# [TASK STATEMENT]
Can you quote the lines below exactly, starting at the line with "Define g(u) = -2|u|" and going through the last one?

(Stored data)

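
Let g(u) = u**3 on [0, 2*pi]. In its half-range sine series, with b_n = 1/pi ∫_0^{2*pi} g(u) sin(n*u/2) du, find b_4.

b_4 = 1/pi ∫_0^{2*pi} (u**3) sin(2*u) du.
Integrating by parts three times (tabular method), an antiderivative of (u**3) sin(2*u) is -u**3*cos(2*u)/2 + 3*u**2*sin(2*u)/4 + 3*u*cos(2*u)/4 - 3*sin(2*u)/8; evaluating from 0 to 2*pi: ∫_{0}^{2*pi} (u**3) sin(2*u) du = (pi*(3 - 8*pi**2)/2) - (0) = pi*(3 - 8*pi**2)/2.
Hence b_4 = (1/pi)·(pi*(3 - 8*pi**2)/2) = 3/2 - 4*pi**2.

3/2 - 4*pi**2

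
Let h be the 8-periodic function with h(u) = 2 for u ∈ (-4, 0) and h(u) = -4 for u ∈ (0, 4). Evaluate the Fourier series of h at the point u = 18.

-4

u = 18 differs from u = 2 by 2 full period(s), and the series is 8-periodic.
h is continuous at u = 2 with value -4, so the series converges to -4 there.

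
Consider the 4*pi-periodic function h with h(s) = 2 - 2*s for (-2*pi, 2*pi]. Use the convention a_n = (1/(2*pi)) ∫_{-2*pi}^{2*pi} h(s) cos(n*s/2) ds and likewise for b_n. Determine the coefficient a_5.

a_5 = (1/(2*pi)) ∫_{-2*pi}^{2*pi} h(s) cos(5*s/2) ds.
Integrating by parts (boundary term plus one more integral), an antiderivative of (2 - 2*s) cos(5*s/2) is -4*s*sin(5*s/2)/5 + 4*sin(5*s/2)/5 - 8*cos(5*s/2)/25; evaluating from -2*pi to 2*pi: ∫_{-2*pi}^{2*pi} (2 - 2*s) cos(5*s/2) ds = (8/25) - (8/25) = 0.
Hence a_5 = (1/(2*pi))·(0) = 0.

0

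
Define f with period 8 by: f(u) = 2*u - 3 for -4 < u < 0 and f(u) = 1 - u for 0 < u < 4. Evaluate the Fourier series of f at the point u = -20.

u = -20 differs from u = -4 by -2 full period(s), and the series is 8-periodic.
At u = -4 the one-sided limits are f(-4^-) = -3 and f(-4^+) = -11.
By Dirichlet's theorem the series converges to their average, [(-3) + (-11)]/2 = -7.

-7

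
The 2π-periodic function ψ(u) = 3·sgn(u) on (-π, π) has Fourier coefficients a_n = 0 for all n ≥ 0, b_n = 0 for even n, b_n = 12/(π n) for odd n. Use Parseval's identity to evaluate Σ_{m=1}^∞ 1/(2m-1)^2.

pi**2/8

Parseval: Σ b_n^2 = (1/π) ∫_{-π}^{π} ψ(u)^2 du = 18.
Only odd n contribute, with b_n^2 = 144/(π^2 n^2), so Σ_{m≥1} 1/(2m-1)^2 = π^2·(18)/144 = pi**2/8.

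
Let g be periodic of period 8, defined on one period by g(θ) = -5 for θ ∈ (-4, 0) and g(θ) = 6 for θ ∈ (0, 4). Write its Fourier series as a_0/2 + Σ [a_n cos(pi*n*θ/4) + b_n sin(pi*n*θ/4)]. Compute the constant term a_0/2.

1/2

a_0 = 1/4 ∫_{-4}^{4} g(θ) dθ = 1/4 · (4) = 1.
So the constant term a_0/2 = 1/2.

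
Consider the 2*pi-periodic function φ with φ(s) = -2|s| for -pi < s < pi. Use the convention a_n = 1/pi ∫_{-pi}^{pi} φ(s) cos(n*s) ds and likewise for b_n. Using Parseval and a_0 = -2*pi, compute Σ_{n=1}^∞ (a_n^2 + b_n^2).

Parseval: a_0^2/2 + Σ_{n≥1} (a_n^2+b_n^2) = 1/pi ∫_{-pi}^{pi} φ(s)^2 ds = 8*pi**2/3.
Subtract a_0^2/2 = 2*pi**2: Σ (a_n^2+b_n^2) = 2*pi**2/3.

2*pi**2/3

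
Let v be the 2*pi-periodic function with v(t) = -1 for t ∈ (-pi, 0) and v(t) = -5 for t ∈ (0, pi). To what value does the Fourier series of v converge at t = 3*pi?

-3

t = 3*pi differs from t = pi by 1 full period(s), and the series is 2*pi-periodic.
At t = pi the one-sided limits are v(pi^-) = -5 and v(pi^+) = -1.
By Dirichlet's theorem the series converges to their average, [(-5) + (-1)]/2 = -3.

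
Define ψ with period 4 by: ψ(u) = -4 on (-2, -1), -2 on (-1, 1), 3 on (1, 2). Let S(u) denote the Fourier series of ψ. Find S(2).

u = 2 differs from u = -2 by 1 full period(s), and the series is 4-periodic.
At u = -2 the one-sided limits are ψ(-2^-) = 3 and ψ(-2^+) = -4.
By Dirichlet's theorem the series converges to their average, [(3) + (-4)]/2 = -1/2.

-1/2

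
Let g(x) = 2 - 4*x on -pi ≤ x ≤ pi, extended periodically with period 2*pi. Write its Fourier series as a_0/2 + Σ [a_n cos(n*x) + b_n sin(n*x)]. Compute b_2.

b_2 = 1/pi ∫_{-pi}^{pi} g(x) sin(2*x) dx.
Integrating by parts (boundary term plus one more integral), an antiderivative of (2 - 4*x) sin(2*x) is 2*x*cos(2*x) - sin(2*x) - cos(2*x); evaluating from -pi to pi: ∫_{-pi}^{pi} (2 - 4*x) sin(2*x) dx = (-1 + 2*pi) - (-2*pi - 1) = 4*pi.
Hence b_2 = (1/pi)·(4*pi) = 4.

4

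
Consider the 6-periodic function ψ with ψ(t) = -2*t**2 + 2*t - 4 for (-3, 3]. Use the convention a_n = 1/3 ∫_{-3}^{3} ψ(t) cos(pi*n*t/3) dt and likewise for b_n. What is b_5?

b_5 = 1/3 ∫_{-3}^{3} ψ(t) sin(5*pi*t/3) dt.
Integrating by parts twice (tabular method), an antiderivative of (-2*t**2 + 2*t - 4) sin(5*pi*t/3) is 6*t**2*cos(5*pi*t/3)/(5*pi) - 36*t*sin(5*pi*t/3)/(25*pi**2) - 6*t*cos(5*pi*t/3)/(5*pi) + 18*sin(5*pi*t/3)/(25*pi**2) - 108*cos(5*pi*t/3)/(125*pi**3) + 12*cos(5*pi*t/3)/(5*pi); evaluating from -3 to 3: ∫_{-3}^{3} (-2*t**2 + 2*t - 4) sin(5*pi*t/3) dt = (12*(9 - 100*pi**2)/(125*pi**3)) - (12*(9 - 175*pi**2)/(125*pi**3)) = 36/(5*pi).
Hence b_5 = (1/3)·(36/(5*pi)) = 12/(5*pi).

12/(5*pi)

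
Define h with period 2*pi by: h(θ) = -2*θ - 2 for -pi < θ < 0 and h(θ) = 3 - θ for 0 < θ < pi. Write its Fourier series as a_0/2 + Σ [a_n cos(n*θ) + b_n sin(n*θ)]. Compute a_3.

-2/(9*pi)

a_3 = 1/pi ∫_{-pi}^{pi} h(θ) cos(3*θ) dθ.
Split the integral at the breakpoints.
Integrating by parts (boundary term plus one more integral), an antiderivative of (-2*θ - 2) cos(3*θ) is -2*θ*sin(3*θ)/3 - 2*sin(3*θ)/3 - 2*cos(3*θ)/9; evaluating from -pi to 0: ∫_{-pi}^{0} (-2*θ - 2) cos(3*θ) dθ = (-2/9) - (2/9) = -4/9.
Integrating by parts (boundary term plus one more integral), an antiderivative of (3 - θ) cos(3*θ) is -θ*sin(3*θ)/3 + sin(3*θ) - cos(3*θ)/9; evaluating from 0 to pi: ∫_{0}^{pi} (3 - θ) cos(3*θ) dθ = (1/9) - (-1/9) = 2/9.
Summing the pieces and multiplying by (1/pi) gives a_3 = -2/(9*pi).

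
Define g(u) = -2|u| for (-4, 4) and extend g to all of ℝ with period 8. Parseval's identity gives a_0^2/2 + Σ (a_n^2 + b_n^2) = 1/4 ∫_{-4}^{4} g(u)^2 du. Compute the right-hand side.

128/3

1/4 ∫_{-4}^{4} g(u)^2 du = 1/4 · (512/3) = 128/3.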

# [ANSWER FOR THIS EXERCISE]
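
Define g(u) = -2|u| for (-4, 4) and extend g to all of ℝ with period 8. Parseval's identity gives a_0^2/2 + Σ (a_n^2 + b_n^2) = 1/4 ∫_{-4}^{4} g(u)^2 du. Compute the right-hand side.

128/3

1/4 ∫_{-4}^{4} g(u)^2 du = 1/4 · (512/3) = 128/3.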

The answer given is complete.